# TASK GOAL
Once the line with "k=1: F=-28.651 N, v=-3.838 m/s" is found in the data, output it and each following line exactly, up to and including the line with "k=3: F=-23.867 N, v=-1.878 m/s", and nothing before or after.

Saved data entries:
○ ○ ○ ○

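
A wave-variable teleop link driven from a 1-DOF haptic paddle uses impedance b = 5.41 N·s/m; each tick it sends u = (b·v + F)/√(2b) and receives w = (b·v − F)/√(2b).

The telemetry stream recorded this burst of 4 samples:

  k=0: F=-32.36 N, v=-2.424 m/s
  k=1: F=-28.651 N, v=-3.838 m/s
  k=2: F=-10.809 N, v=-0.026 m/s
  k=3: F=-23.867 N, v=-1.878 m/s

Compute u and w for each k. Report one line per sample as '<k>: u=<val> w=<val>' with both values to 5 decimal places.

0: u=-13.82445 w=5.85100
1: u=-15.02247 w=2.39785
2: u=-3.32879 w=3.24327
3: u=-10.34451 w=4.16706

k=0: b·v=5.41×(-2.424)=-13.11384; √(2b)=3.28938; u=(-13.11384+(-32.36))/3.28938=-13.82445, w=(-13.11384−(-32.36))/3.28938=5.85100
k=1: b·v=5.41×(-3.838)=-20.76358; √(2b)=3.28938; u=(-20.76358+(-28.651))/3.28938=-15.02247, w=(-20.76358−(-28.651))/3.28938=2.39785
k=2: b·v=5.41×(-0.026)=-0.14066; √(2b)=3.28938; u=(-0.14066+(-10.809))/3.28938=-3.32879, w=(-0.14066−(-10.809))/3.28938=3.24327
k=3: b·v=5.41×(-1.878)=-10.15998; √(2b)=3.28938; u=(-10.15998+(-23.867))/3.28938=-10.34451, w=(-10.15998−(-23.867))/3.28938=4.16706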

○ ○ ○ ○

# TASK RESPONSE
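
  k=1: F=-28.651 N, v=-3.838 m/s
  k=2: F=-10.809 N, v=-0.026 m/s
  k=3: F=-23.867 N, v=-1.878 m/s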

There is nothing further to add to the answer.